Count every line in the data below that includes "Patterns", and give only the result.
*** Source data ***
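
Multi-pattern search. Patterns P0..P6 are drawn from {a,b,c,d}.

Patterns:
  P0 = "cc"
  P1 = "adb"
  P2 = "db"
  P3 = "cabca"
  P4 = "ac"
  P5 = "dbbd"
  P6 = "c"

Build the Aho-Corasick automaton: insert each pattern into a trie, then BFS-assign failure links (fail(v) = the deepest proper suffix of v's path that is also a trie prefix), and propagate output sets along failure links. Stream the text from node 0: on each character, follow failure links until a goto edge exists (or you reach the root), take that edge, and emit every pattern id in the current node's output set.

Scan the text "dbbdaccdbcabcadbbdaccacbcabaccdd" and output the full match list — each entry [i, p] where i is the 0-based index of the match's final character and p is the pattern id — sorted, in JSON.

Build automaton:
Trie nodes:
  n0 'ε': a→3 c→1 d→6
  n1 'c': a→8 c→2  ←P6
  n2 'cc': ·  ←P0
  n3 'a': c→12 d→4
  n4 'ad': b→5
  n5 'adb': ·  ←P1
  n6 'd': b→7
  n7 'db': b→13  ←P2
  n8 'ca': b→9
  n9 'cab': c→10
  n10 'cabc': a→11
  n11 'cabca': ·  ←P3
  n12 'ac': ·  ←P4
  n13 'dbb': d→14
  n14 'dbbd': ·  ←P5

BFS fail/out derivation:
  fail(1) 'c': from fail(0)=0 chase 'c': 0 ⇒ 0;  out={6}∪out(0)={6}
  fail(3) 'a': from fail(0)=0 chase 'a': 0 ⇒ 0;  out=∅∪out(0)=∅
  fail(6) 'd': from fail(0)=0 chase 'd': 0 ⇒ 0;  out=∅∪out(0)=∅
  fail(2) 'cc': from fail(1)=0 chase 'c': 0 ⇒ 1;  out={0}∪out(1)={0,6}
  fail(4) 'ad': from fail(3)=0 chase 'd': 0 ⇒ 6;  out=∅∪out(6)=∅
  fail(7) 'db': from fail(6)=0 chase 'b': 0 ⇒ 0;  out={2}∪out(0)={2}
  fail(8) 'ca': from fail(1)=0 chase 'a': 0 ⇒ 3;  out=∅∪out(3)=∅
  fail(12) 'ac': from fail(3)=0 chase 'c': 0 ⇒ 1;  out={4}∪out(1)={4,6}
  fail(5) 'adb': from fail(4)=6 chase 'b': 6 ⇒ 7;  out={1}∪out(7)={1,2}
  fail(9) 'cab': from fail(8)=3 chase 'b': 3→0 ⇒ 0;  out=∅∪out(0)=∅
  fail(13) 'dbb': from fail(7)=0 chase 'b': 0 ⇒ 0;  out=∅∪out(0)=∅
  fail(10) 'cabc': from fail(9)=0 chase 'c': 0 ⇒ 1;  out=∅∪out(1)={6}
  fail(14) 'dbbd': from fail(13)=0 chase 'd': 0 ⇒ 6;  out={5}∪out(6)={5}
  fail(11) 'cabca': from fail(10)=1 chase 'a': 1 ⇒ 8;  out={3}∪out(8)={3}

Run:
pos 0 'd': at 6
pos 1 'b': at 7  → match P2@[0:1]
pos 2 'b': at 13
pos 3 'd': at 14  → match P5@[0:3]
pos 4 'a': at 3 (fail-walked)
pos 5 'c': at 12  → match P4@[4:5],P6@[5:5]
pos 6 'c': at 2 (fail-walked)  → match P0@[5:6],P6@[6:6]
pos 7 'd': at 6 (fail-walked)
pos 8 'b': at 7  → match P2@[7:8]
pos 9 'c': at 1 (fail-walked)  → match P6@[9:9]
pos 10 'a': at 8
pos 11 'b': at 9
pos 12 'c': at 10  → match P6@[12:12]
pos 13 'a': at 11  → match P3@[9:13]
pos 14 'd': at 4 (fail-walked)
pos 15 'b': at 5  → match P1@[13:15],P2@[14:15]
pos 16 'b': at 13 (fail-walked)
pos 17 'd': at 14  → match P5@[14:17]
pos 18 'a': at 3 (fail-walked)
pos 19 'c': at 12  → match P4@[18:19],P6@[19:19]
pos 20 'c': at 2 (fail-walked)  → match P0@[19:20],P6@[20:20]
pos 21 'a': at 8 (fail-walked)
pos 22 'c': at 12 (fail-walked)  → match P4@[21:22],P6@[22:22]
pos 23 'b': at 0 (fail-walked)
pos 24 'c': at 1  → match P6@[24:24]
pos 25 'a': at 8
pos 26 'b': at 9
pos 27 'a': at 3 (fail-walked)
pos 28 'c': at 12  → match P4@[27:28],P6@[28:28]
pos 29 'c': at 2 (fail-walked)  → match P0@[28:29],P6@[29:29]
pos 30 'd': at 6 (fail-walked)
pos 31 'd': at 6 (fail-walked)

All matches (sorted): [[1,2],[3,5],[5,4],[5,6],[6,0],[6,6],[8,2],[9,6],[12,6],[13,3],[15,1],[15,2],[17,5],[19,4],[19,6],[20,0],[20,6],[22,4],[22,6],[24,6],[28,4],[28,6],[29,0],[29,6]]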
*** End of Source data ***
### Written answer
2